- _WHAT TO PRODUCE_
Please give back only the lines below from the one containing "The rational number" to the one containing "Apply the Euclidean", each repeated word for word, both ends included.

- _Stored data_
<<<<

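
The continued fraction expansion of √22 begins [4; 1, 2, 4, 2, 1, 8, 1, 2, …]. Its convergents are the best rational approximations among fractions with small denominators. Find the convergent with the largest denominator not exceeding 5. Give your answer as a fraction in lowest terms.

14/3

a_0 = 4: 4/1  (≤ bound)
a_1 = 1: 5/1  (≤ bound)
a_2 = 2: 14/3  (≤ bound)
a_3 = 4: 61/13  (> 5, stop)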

>>>>
<<<<

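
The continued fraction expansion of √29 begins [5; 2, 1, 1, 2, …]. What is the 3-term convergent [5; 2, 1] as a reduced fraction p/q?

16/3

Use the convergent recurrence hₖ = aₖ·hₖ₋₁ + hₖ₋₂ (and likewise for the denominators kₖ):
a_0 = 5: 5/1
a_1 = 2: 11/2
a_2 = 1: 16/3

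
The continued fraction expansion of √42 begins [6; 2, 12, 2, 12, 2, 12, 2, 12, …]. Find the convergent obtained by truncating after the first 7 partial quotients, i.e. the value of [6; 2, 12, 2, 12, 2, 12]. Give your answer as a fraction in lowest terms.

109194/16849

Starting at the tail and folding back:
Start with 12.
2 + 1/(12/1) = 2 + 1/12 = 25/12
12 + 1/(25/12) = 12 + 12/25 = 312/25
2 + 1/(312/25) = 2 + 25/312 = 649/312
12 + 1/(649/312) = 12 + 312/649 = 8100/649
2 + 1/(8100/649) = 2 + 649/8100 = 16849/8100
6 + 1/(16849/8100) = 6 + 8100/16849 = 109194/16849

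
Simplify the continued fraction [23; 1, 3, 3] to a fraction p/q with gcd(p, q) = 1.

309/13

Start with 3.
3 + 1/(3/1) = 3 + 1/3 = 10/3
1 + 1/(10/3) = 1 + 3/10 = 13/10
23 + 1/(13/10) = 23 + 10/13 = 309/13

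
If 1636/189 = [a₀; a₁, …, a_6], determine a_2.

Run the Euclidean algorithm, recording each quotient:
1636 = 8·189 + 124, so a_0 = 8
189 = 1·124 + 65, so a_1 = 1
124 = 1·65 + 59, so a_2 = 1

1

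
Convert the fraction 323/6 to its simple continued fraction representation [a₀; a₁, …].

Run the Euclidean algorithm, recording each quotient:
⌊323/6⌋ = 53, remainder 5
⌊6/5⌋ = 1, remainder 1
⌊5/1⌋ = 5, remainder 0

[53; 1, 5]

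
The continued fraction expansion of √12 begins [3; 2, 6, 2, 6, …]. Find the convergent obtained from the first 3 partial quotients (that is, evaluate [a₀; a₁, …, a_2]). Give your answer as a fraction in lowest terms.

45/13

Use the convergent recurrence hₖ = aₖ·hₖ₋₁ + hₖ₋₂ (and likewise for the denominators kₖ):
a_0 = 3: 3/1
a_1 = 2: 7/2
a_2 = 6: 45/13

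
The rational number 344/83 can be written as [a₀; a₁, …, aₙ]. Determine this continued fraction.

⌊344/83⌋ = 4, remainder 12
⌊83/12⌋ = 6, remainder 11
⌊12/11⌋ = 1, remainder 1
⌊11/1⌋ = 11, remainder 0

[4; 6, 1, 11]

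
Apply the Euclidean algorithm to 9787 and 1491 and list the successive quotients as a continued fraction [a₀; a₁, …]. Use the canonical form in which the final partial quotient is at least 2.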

>>>>

- _TASK RESPONSE_
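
The rational number 344/83 can be written as [a₀; a₁, …, aₙ]. Determine this continued fraction.

⌊344/83⌋ = 4, remainder 12
⌊83/12⌋ = 6, remainder 11
⌊12/11⌋ = 1, remainder 1
⌊11/1⌋ = 11, remainder 0

[4; 6, 1, 11]

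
Apply the Euclidean algorithm to 9787 and 1491 and list the successive quotients as a continued fraction [a₀; a₁, …]. Use the canonical form in which the final partial quotient is at least 2.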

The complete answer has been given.